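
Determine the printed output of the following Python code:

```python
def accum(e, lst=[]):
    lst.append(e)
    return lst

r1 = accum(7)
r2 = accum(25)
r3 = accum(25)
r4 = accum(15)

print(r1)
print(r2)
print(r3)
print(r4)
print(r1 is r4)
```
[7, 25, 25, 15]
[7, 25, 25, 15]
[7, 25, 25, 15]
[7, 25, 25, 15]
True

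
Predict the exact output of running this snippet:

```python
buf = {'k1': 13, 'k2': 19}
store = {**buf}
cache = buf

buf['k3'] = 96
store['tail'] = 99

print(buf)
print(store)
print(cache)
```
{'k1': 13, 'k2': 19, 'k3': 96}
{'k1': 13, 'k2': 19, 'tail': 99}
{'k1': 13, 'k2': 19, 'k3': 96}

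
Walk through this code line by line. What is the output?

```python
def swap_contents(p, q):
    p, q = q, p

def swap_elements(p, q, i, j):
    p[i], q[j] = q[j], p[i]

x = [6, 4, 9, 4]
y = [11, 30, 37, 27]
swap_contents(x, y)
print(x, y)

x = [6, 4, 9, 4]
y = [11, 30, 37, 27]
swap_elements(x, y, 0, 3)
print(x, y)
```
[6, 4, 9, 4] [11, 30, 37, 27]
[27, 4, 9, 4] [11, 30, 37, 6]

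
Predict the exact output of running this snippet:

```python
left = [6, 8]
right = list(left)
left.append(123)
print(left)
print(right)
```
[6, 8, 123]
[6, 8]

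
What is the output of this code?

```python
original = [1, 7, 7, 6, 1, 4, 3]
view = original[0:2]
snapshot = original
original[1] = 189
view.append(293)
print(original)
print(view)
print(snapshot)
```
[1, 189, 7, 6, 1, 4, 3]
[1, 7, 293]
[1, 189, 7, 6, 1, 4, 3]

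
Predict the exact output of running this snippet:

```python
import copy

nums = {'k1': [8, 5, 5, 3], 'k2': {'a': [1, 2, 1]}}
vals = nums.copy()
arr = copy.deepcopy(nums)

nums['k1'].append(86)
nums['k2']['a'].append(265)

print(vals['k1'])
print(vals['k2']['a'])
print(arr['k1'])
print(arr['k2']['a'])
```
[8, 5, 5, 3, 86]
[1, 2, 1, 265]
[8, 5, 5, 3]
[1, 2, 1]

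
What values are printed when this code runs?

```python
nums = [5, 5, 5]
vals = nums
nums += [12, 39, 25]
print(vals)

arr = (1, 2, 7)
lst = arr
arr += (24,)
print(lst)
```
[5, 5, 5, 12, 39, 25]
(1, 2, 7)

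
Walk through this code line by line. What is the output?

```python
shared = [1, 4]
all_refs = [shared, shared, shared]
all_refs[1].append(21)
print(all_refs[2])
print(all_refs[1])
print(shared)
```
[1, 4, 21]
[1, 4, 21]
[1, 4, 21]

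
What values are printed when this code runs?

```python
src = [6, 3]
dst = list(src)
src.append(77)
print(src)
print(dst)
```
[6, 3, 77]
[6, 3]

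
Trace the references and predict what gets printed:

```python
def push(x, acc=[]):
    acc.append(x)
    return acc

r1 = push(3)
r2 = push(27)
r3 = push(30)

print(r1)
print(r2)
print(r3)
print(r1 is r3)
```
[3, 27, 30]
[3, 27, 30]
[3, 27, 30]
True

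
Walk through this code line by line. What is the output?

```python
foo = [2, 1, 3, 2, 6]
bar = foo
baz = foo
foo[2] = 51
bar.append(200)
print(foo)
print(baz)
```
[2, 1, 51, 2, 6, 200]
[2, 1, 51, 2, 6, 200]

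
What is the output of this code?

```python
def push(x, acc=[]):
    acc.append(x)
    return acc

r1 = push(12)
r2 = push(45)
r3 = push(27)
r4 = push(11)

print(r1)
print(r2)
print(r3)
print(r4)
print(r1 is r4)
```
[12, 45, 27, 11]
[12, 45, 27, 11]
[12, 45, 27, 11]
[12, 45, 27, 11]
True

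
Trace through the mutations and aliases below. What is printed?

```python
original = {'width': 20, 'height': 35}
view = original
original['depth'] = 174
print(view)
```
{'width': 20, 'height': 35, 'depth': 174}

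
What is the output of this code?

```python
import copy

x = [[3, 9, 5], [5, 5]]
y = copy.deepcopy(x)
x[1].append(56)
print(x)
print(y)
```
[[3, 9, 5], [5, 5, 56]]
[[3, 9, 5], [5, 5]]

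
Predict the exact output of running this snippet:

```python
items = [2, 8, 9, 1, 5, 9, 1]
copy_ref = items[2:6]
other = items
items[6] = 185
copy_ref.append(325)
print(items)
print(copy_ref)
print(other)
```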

§ **BRIEF**: Give back all the data exactly as written.

§ **EXPECTED OUTPUT**:
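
Determine the printed output of the following Python code:

```python
def accum(e, lst=[]):
    lst.append(e)
    return lst

r1 = accum(7)
r2 = accum(25)
r3 = accum(25)
r4 = accum(15)

print(r1)
print(r2)
print(r3)
print(r4)
print(r1 is r4)
```
[7, 25, 25, 15]
[7, 25, 25, 15]
[7, 25, 25, 15]
[7, 25, 25, 15]
True

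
Predict the exact output of running this snippet:

```python
buf = {'k1': 13, 'k2': 19}
store = {**buf}
cache = buf

buf['k3'] = 96
store['tail'] = 99

print(buf)
print(store)
print(cache)
```
{'k1': 13, 'k2': 19, 'k3': 96}
{'k1': 13, 'k2': 19, 'tail': 99}
{'k1': 13, 'k2': 19, 'k3': 96}

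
Walk through this code line by line. What is the output?

```python
def swap_contents(p, q):
    p, q = q, p

def swap_elements(p, q, i, j):
    p[i], q[j] = q[j], p[i]

x = [6, 4, 9, 4]
y = [11, 30, 37, 27]
swap_contents(x, y)
print(x, y)

x = [6, 4, 9, 4]
y = [11, 30, 37, 27]
swap_elements(x, y, 0, 3)
print(x, y)
```
[6, 4, 9, 4] [11, 30, 37, 27]
[27, 4, 9, 4] [11, 30, 37, 6]

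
Predict the exact output of running this snippet:

```python
left = [6, 8]
right = list(left)
left.append(123)
print(left)
print(right)
```
[6, 8, 123]
[6, 8]

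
What is the output of this code?

```python
original = [1, 7, 7, 6, 1, 4, 3]
view = original[0:2]
snapshot = original
original[1] = 189
view.append(293)
print(original)
print(view)
print(snapshot)
```
[1, 189, 7, 6, 1, 4, 3]
[1, 7, 293]
[1, 189, 7, 6, 1, 4, 3]

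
Predict the exact output of running this snippet:

```python
import copy

nums = {'k1': [8, 5, 5, 3], 'k2': {'a': [1, 2, 1]}}
vals = nums.copy()
arr = copy.deepcopy(nums)

nums['k1'].append(86)
nums['k2']['a'].append(265)

print(vals['k1'])
print(vals['k2']['a'])
print(arr['k1'])
print(arr['k2']['a'])
```
[8, 5, 5, 3, 86]
[1, 2, 1, 265]
[8, 5, 5, 3]
[1, 2, 1]

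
What values are printed when this code runs?

```python
nums = [5, 5, 5]
vals = nums
nums += [12, 39, 25]
print(vals)

arr = (1, 2, 7)
lst = arr
arr += (24,)
print(lst)
```
[5, 5, 5, 12, 39, 25]
(1, 2, 7)

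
Walk through this code line by line. What is the output?

```python
shared = [1, 4]
all_refs = [shared, shared, shared]
all_refs[1].append(21)
print(all_refs[2])
print(all_refs[1])
print(shared)
```
[1, 4, 21]
[1, 4, 21]
[1, 4, 21]

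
What values are printed when this code runs?

```python
src = [6, 3]
dst = list(src)
src.append(77)
print(src)
print(dst)
```
[6, 3, 77]
[6, 3]

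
Trace the references and predict what gets printed:

```python
def push(x, acc=[]):
    acc.append(x)
    return acc

r1 = push(3)
r2 = push(27)
r3 = push(30)

print(r1)
print(r2)
print(r3)
print(r1 is r3)
```
[3, 27, 30]
[3, 27, 30]
[3, 27, 30]
True

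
Walk through this code line by line. What is the output?

```python
foo = [2, 1, 3, 2, 6]
bar = foo
baz = foo
foo[2] = 51
bar.append(200)
print(foo)
print(baz)
```
[2, 1, 51, 2, 6, 200]
[2, 1, 51, 2, 6, 200]

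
What is the output of this code?

```python
def push(x, acc=[]):
    acc.append(x)
    return acc

r1 = push(12)
r2 = push(45)
r3 = push(27)
r4 = push(11)

print(r1)
print(r2)
print(r3)
print(r4)
print(r1 is r4)
```
[12, 45, 27, 11]
[12, 45, 27, 11]
[12, 45, 27, 11]
[12, 45, 27, 11]
True

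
Trace through the mutations and aliases below. What is printed?

```python
original = {'width': 20, 'height': 35}
view = original
original['depth'] = 174
print(view)
```
{'width': 20, 'height': 35, 'depth': 174}

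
What is the output of this code?

```python
import copy

x = [[3, 9, 5], [5, 5]]
y = copy.deepcopy(x)
x[1].append(56)
print(x)
print(y)
```
[[3, 9, 5], [5, 5, 56]]
[[3, 9, 5], [5, 5]]

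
Predict the exact output of running this snippet:

```python
items = [2, 8, 9, 1, 5, 9, 1]
copy_ref = items[2:6]
other = items
items[6] = 185
copy_ref.append(325)
print(items)
print(copy_ref)
print(other)
```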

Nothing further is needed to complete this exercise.